● Your objective: Check every line of the data below for the string "rivals", and copy the ones that hold it.

──────

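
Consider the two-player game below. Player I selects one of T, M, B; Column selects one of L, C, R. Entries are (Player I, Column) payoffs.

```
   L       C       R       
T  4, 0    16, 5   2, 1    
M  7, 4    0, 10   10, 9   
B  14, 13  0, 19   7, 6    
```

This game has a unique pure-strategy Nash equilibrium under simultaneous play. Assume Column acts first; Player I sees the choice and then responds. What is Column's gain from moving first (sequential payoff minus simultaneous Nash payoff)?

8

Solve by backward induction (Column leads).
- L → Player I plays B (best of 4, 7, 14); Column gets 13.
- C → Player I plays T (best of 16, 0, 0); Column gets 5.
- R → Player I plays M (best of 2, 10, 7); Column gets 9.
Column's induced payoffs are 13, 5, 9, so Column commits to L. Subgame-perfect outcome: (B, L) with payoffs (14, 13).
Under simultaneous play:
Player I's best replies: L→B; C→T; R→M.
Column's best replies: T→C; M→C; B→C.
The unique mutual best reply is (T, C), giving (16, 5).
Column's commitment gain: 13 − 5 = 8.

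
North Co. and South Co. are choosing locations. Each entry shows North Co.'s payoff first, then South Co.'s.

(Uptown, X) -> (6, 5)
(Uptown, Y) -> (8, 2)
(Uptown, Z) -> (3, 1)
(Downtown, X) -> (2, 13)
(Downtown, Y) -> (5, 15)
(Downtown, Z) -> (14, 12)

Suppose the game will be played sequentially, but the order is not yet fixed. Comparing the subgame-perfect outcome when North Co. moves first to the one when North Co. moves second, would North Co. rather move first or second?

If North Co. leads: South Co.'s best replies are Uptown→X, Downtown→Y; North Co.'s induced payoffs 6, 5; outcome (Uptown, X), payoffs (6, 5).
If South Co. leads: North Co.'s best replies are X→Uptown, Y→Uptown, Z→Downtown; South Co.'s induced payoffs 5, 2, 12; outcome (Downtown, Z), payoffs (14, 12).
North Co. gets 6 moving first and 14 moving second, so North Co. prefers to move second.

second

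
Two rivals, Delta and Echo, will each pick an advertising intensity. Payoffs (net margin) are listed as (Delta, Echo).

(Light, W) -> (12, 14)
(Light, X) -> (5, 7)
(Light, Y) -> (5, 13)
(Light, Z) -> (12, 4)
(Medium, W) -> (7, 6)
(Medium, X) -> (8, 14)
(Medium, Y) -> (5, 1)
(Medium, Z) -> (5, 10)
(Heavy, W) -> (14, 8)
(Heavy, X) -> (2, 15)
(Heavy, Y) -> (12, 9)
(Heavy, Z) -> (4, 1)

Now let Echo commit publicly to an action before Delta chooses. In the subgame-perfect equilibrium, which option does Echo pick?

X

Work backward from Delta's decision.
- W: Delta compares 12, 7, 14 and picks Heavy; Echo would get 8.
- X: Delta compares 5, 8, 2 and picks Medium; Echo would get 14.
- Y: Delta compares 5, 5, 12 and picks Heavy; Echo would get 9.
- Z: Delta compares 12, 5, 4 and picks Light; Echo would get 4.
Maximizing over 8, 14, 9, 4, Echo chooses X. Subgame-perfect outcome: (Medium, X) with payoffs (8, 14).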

──────

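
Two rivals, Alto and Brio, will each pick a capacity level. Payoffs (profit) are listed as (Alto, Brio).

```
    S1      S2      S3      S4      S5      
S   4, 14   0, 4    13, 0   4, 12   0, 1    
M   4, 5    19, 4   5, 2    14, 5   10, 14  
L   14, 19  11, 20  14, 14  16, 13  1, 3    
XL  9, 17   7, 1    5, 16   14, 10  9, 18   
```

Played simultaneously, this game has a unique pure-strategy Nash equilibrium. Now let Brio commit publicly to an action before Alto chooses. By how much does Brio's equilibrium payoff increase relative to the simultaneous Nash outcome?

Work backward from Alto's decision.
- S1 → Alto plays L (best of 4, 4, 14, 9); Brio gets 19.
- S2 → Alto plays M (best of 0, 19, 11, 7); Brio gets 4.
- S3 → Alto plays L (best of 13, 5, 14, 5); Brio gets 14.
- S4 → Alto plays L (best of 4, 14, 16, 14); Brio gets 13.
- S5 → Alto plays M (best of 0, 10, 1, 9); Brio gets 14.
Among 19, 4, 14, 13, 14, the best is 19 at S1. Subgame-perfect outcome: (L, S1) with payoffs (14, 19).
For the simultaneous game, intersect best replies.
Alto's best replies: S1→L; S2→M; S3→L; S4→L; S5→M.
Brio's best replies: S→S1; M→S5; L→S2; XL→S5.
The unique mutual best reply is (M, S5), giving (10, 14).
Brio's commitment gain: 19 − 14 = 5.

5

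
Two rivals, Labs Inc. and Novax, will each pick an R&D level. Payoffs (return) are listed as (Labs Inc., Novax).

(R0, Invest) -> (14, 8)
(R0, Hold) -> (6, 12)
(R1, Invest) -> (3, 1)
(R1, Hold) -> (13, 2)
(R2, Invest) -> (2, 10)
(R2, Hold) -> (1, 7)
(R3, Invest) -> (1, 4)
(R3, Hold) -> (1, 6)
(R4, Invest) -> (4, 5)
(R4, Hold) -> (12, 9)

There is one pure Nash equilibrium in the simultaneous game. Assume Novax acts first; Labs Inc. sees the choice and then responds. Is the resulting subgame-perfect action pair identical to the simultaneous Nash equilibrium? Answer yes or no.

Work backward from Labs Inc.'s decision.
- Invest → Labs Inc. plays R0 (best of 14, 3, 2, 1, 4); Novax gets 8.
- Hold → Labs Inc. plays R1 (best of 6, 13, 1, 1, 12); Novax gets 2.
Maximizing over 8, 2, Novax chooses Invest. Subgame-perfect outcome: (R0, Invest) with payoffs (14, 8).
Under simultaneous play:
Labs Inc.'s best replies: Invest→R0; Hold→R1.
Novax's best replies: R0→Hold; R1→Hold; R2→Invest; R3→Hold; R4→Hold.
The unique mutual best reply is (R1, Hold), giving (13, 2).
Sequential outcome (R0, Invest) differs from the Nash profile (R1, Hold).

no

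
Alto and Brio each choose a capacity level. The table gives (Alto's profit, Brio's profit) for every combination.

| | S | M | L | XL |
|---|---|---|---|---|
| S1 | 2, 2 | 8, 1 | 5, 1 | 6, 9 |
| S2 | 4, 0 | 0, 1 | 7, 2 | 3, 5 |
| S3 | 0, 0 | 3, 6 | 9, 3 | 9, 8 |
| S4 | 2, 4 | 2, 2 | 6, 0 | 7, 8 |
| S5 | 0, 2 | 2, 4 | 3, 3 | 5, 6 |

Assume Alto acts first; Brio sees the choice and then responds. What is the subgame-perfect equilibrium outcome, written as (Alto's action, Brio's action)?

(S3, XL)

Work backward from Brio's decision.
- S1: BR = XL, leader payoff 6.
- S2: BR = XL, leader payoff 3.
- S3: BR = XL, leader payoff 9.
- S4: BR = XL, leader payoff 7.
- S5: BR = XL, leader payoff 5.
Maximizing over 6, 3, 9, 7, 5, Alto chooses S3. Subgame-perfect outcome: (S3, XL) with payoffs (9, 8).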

──────

● Solution for this task:
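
Two rivals, Delta and Echo, will each pick an advertising intensity. Payoffs (net margin) are listed as (Delta, Echo).
Two rivals, Alto and Brio, will each pick a capacity level. Payoffs (profit) are listed as (Alto, Brio).
Two rivals, Labs Inc. and Novax, will each pick an R&D level. Payoffs (return) are listed as (Labs Inc., Novax).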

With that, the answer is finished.